Work to be completed
Only lines containing "Answer" are wanted from the data below. Copy those lines.

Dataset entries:
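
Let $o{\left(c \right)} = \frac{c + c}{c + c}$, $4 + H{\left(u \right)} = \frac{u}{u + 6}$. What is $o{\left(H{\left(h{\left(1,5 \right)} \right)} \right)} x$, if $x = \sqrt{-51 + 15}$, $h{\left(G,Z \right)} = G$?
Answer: $6 i \approx 6.0 i$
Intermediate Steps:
$H{\left(u \right)} = -4 + \frac{u}{6 + u}$ ($H{\left(u \right)} = -4 + \frac{u}{u + 6} = -4 + \frac{u}{6 + u}$)
$o{\left(c \right)} = 1$ ($o{\left(c \right)} = \frac{2 c}{2 c} = 2 c \frac{1}{2 c} = 1$)
$x = 6 i$ ($x = \sqrt{-36} = 6 i \approx 6.0 i$)
$o{\left(H{\left(h{\left(1,5 \right)} \right)} \right)} x = 1 \cdot 6 i = 6 i$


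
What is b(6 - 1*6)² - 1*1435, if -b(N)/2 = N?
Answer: -1435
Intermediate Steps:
b(N) = -2*N
b(6 - 1*6)² - 1*1435 = (-2*(6 - 1*6))² - 1*1435 = (-2*(6 - 6))² - 1435 = (-2*0)² - 1435 = 0² - 1435 = 0 - 1435 = -1435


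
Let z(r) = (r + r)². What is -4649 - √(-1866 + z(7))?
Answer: -4649 - I*√1670 ≈ -4649.0 - 40.866*I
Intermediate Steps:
z(r) = 4*r² (z(r) = (2*r)² = 4*r²)
-4649 - √(-1866 + z(7)) = -4649 - √(-1866 + 4*7²) = -4649 - √(-1866 + 4*49) = -4649 - √(-1866 + 196) = -4649 - √(-1670) = -4649 - I*√1670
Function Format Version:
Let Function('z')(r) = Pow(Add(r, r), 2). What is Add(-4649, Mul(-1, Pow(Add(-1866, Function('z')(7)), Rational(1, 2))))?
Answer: Add(-4649, Mul(-1, I, Pow(1670, Rational(1, 2)))) ≈ Add(-4649.0, Mul(-40.866, I))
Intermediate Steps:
Function('z')(r) = Mul(4, Pow(r, 2)) (Function('z')(r) = Pow(Mul(2, r), 2) = Mul(4, Pow(r, 2)))
Add(-4649, Mul(-1, Pow(Add(-1866, Function('z')(7)), Rational(1, 2)))) = Add(-4649, Mul(-1, Pow(Add(-1866, Mul(4, Pow(7, 2))), Rational(1, 2)))) = Add(-4649, Mul(-1, Pow(Add(-1866, Mul(4, 49)), Rational(1, 2)))) = Add(-4649, Mul(-1, Pow(Add(-1866, 196), Rational(1, 2)))) = Add(-4649, Mul(-1, Pow(-1670, Rational(1, 2)))) = Add(-4649, Mul(-1, Mul(I, Pow(1670, Rational(1, 2))))) = Add(-4649, Mul(-1, I, Pow(1670, Rational(1, 2))))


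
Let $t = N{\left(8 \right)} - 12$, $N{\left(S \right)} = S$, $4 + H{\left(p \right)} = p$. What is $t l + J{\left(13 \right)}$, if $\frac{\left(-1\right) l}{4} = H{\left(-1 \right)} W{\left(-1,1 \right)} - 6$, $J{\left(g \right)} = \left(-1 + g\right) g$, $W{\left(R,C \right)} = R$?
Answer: $140$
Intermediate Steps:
$H{\left(p \right)} = -4 + p$
$J{\left(g \right)} = g \left(-1 + g\right)$
$l = 4$ ($l = - 4 \left(\left(-4 - 1\right) \left(-1\right) - 6\right) = - 4 \left(\left(-5\right) \left(-1\right) - 6\right) = - 4 \left(5 - 6\right) = \left(-4\right) \left(-1\right) = 4$)
$t = -4$ ($t = 8 - 12 = -4$)
$t l + J{\left(13 \right)} = \left(-4\right) 4 + 13 \left(-1 + 13\right) = -16 + 13 \cdot 12 = -16 + 156 = 140$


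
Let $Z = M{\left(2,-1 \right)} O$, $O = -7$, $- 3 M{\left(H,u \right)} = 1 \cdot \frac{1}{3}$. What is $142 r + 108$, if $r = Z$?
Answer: $\frac{1966}{9} \approx 218.44$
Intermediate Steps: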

Task output
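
Answer: $6 i \approx 6.0 i$
Answer: -1435
Answer: -4649 - I*√1670 ≈ -4649.0 - 40.866*I
Answer: Add(-4649, Mul(-1, I, Pow(1670, Rational(1, 2)))) ≈ Add(-4649.0, Mul(-40.866, I))
Answer: $140$
Answer: $\frac{1966}{9} \approx 218.44$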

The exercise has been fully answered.